--- Information supplied ---

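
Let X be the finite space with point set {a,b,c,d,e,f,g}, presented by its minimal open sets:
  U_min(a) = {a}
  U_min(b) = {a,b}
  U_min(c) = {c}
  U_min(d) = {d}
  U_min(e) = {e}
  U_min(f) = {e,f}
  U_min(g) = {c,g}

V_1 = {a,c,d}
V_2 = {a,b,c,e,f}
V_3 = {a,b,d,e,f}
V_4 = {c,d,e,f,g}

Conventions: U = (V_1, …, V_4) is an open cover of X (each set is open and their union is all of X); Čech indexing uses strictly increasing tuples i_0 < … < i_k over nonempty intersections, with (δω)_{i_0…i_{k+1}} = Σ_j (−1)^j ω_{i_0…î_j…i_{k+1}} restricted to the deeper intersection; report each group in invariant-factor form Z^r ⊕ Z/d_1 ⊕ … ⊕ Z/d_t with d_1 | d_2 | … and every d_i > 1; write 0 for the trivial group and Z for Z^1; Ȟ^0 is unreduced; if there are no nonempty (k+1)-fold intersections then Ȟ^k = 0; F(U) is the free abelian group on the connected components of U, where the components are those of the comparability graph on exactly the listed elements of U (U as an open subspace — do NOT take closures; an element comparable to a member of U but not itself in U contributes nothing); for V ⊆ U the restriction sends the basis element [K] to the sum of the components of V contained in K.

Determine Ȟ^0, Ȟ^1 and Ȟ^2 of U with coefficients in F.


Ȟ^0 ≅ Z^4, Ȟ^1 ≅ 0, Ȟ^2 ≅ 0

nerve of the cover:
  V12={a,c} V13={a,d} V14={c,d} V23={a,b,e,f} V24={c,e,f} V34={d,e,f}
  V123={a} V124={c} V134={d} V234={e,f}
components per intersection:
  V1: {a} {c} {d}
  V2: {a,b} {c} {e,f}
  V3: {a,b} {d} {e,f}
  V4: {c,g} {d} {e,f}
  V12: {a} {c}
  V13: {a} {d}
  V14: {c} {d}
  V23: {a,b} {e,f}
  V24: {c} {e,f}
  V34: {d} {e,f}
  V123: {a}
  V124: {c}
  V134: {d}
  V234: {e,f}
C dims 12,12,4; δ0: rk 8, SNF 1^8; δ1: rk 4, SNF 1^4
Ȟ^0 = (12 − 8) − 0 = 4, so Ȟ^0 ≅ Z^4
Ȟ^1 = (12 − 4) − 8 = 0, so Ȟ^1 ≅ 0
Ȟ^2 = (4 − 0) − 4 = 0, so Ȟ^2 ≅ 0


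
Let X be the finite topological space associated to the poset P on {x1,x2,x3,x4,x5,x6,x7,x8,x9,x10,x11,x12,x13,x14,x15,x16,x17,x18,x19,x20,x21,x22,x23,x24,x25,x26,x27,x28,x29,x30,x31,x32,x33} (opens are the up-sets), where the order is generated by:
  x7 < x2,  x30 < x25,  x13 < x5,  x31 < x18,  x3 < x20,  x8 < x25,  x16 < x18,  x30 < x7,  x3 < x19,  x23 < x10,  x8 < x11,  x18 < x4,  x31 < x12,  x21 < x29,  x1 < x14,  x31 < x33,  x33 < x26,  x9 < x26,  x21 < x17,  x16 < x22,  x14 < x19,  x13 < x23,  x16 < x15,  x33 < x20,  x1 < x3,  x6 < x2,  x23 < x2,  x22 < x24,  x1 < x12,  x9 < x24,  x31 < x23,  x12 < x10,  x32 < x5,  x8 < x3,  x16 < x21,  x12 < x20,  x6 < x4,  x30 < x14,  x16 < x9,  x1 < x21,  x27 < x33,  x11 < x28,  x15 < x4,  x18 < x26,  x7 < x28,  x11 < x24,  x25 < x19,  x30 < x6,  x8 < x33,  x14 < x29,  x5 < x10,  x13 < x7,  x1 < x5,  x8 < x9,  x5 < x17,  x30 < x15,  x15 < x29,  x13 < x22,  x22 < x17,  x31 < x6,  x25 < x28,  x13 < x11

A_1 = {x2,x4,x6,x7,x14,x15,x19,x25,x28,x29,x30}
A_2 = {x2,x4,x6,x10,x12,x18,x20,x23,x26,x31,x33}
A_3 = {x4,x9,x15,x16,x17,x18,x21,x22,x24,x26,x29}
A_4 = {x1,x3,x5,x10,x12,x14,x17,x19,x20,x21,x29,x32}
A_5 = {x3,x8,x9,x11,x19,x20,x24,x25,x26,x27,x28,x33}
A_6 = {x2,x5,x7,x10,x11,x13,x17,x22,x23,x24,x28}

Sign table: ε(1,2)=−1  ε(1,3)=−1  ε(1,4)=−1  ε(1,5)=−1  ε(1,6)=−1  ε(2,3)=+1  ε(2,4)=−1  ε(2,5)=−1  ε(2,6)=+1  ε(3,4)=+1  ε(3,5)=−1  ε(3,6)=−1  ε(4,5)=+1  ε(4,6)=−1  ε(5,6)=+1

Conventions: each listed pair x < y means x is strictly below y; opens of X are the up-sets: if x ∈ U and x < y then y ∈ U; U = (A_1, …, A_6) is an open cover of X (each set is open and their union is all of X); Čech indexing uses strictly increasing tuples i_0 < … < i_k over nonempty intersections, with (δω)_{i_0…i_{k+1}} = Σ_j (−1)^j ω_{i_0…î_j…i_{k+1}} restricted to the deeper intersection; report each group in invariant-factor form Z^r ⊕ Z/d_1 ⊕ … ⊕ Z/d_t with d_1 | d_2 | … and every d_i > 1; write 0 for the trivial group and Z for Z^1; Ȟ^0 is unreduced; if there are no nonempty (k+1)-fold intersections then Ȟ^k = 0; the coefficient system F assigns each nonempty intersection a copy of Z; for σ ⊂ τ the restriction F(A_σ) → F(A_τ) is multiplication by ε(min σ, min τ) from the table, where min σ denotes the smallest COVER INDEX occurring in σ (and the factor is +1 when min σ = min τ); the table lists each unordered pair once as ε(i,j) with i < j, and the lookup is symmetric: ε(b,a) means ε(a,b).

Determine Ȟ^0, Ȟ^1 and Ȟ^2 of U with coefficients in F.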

---

=== Problem details ===
Write each line above out exactly.

=== Problem solution ===
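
Let X be the finite space with point set {a,b,c,d,e,f,g}, presented by its minimal open sets:
  U_min(a) = {a}
  U_min(b) = {a,b}
  U_min(c) = {c}
  U_min(d) = {d}
  U_min(e) = {e}
  U_min(f) = {e,f}
  U_min(g) = {c,g}

V_1 = {a,c,d}
V_2 = {a,b,c,e,f}
V_3 = {a,b,d,e,f}
V_4 = {c,d,e,f,g}

Conventions: U = (V_1, …, V_4) is an open cover of X (each set is open and their union is all of X); Čech indexing uses strictly increasing tuples i_0 < … < i_k over nonempty intersections, with (δω)_{i_0…i_{k+1}} = Σ_j (−1)^j ω_{i_0…î_j…i_{k+1}} restricted to the deeper intersection; report each group in invariant-factor form Z^r ⊕ Z/d_1 ⊕ … ⊕ Z/d_t with d_1 | d_2 | … and every d_i > 1; write 0 for the trivial group and Z for Z^1; Ȟ^0 is unreduced; if there are no nonempty (k+1)-fold intersections then Ȟ^k = 0; F(U) is the free abelian group on the connected components of U, where the components are those of the comparability graph on exactly the listed elements of U (U as an open subspace — do NOT take closures; an element comparable to a member of U but not itself in U contributes nothing); for V ⊆ U the restriction sends the basis element [K] to the sum of the components of V contained in K.

Determine Ȟ^0, Ȟ^1 and Ȟ^2 of U with coefficients in F.


Ȟ^0 ≅ Z^4, Ȟ^1 ≅ 0, Ȟ^2 ≅ 0

nerve of the cover:
  V12={a,c} V13={a,d} V14={c,d} V23={a,b,e,f} V24={c,e,f} V34={d,e,f}
  V123={a} V124={c} V134={d} V234={e,f}
components per intersection:
  V1: {a} {c} {d}
  V2: {a,b} {c} {e,f}
  V3: {a,b} {d} {e,f}
  V4: {c,g} {d} {e,f}
  V12: {a} {c}
  V13: {a} {d}
  V14: {c} {d}
  V23: {a,b} {e,f}
  V24: {c} {e,f}
  V34: {d} {e,f}
  V123: {a}
  V124: {c}
  V134: {d}
  V234: {e,f}
C dims 12,12,4; δ0: rk 8, SNF 1^8; δ1: rk 4, SNF 1^4
Ȟ^0 = (12 − 8) − 0 = 4, so Ȟ^0 ≅ Z^4
Ȟ^1 = (12 − 4) − 8 = 0, so Ȟ^1 ≅ 0
Ȟ^2 = (4 − 0) − 4 = 0, so Ȟ^2 ≅ 0


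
Let X be the finite topological space associated to the poset P on {x1,x2,x3,x4,x5,x6,x7,x8,x9,x10,x11,x12,x13,x14,x15,x16,x17,x18,x19,x20,x21,x22,x23,x24,x25,x26,x27,x28,x29,x30,x31,x32,x33} (opens are the up-sets), where the order is generated by:
  x7 < x2,  x30 < x25,  x13 < x5,  x31 < x18,  x3 < x20,  x8 < x25,  x16 < x18,  x30 < x7,  x3 < x19,  x23 < x10,  x8 < x11,  x18 < x4,  x31 < x12,  x21 < x29,  x1 < x14,  x31 < x33,  x33 < x26,  x9 < x26,  x21 < x17,  x16 < x22,  x14 < x19,  x13 < x23,  x16 < x15,  x33 < x20,  x1 < x3,  x6 < x2,  x23 < x2,  x22 < x24,  x1 < x12,  x9 < x24,  x31 < x23,  x12 < x10,  x32 < x5,  x8 < x3,  x16 < x21,  x12 < x20,  x6 < x4,  x30 < x14,  x16 < x9,  x1 < x21,  x27 < x33,  x11 < x28,  x15 < x4,  x18 < x26,  x7 < x28,  x11 < x24,  x25 < x19,  x30 < x6,  x8 < x33,  x14 < x29,  x5 < x10,  x13 < x7,  x1 < x5,  x8 < x9,  x5 < x17,  x30 < x15,  x15 < x29,  x13 < x22,  x22 < x17,  x31 < x6,  x25 < x28,  x13 < x11

A_1 = {x2,x4,x6,x7,x14,x15,x19,x25,x28,x29,x30}
A_2 = {x2,x4,x6,x10,x12,x18,x20,x23,x26,x31,x33}
A_3 = {x4,x9,x15,x16,x17,x18,x21,x22,x24,x26,x29}
A_4 = {x1,x3,x5,x10,x12,x14,x17,x19,x20,x21,x29,x32}
A_5 = {x3,x8,x9,x11,x19,x20,x24,x25,x26,x27,x28,x33}
A_6 = {x2,x5,x7,x10,x11,x13,x17,x22,x23,x24,x28}

Sign table: ε(1,2)=−1  ε(1,3)=−1  ε(1,4)=−1  ε(1,5)=−1  ε(1,6)=−1  ε(2,3)=+1  ε(2,4)=−1  ε(2,5)=−1  ε(2,6)=+1  ε(3,4)=+1  ε(3,5)=−1  ε(3,6)=−1  ε(4,5)=+1  ε(4,6)=−1  ε(5,6)=+1

Conventions: each listed pair x < y means x is strictly below y; opens of X are the up-sets: if x ∈ U and x < y then y ∈ U; U = (A_1, …, A_6) is an open cover of X (each set is open and their union is all of X); Čech indexing uses strictly increasing tuples i_0 < … < i_k over nonempty intersections, with (δω)_{i_0…i_{k+1}} = Σ_j (−1)^j ω_{i_0…î_j…i_{k+1}} restricted to the deeper intersection; report each group in invariant-factor form Z^r ⊕ Z/d_1 ⊕ … ⊕ Z/d_t with d_1 | d_2 | … and every d_i > 1; write 0 for the trivial group and Z for Z^1; Ȟ^0 is unreduced; if there are no nonempty (k+1)-fold intersections then Ȟ^k = 0; the coefficient system F assigns each nonempty intersection a copy of Z; for σ ⊂ τ the restriction F(A_σ) → F(A_τ) is multiplication by ε(min σ, min τ) from the table, where min σ denotes the smallest COVER INDEX occurring in σ (and the factor is +1 when min σ = min τ); the table lists each unordered pair once as ε(i,j) with i < j, and the lookup is symmetric: ε(b,a) means ε(a,b).

Determine Ȟ^0, Ȟ^1 and Ȟ^2 of U with coefficients in F.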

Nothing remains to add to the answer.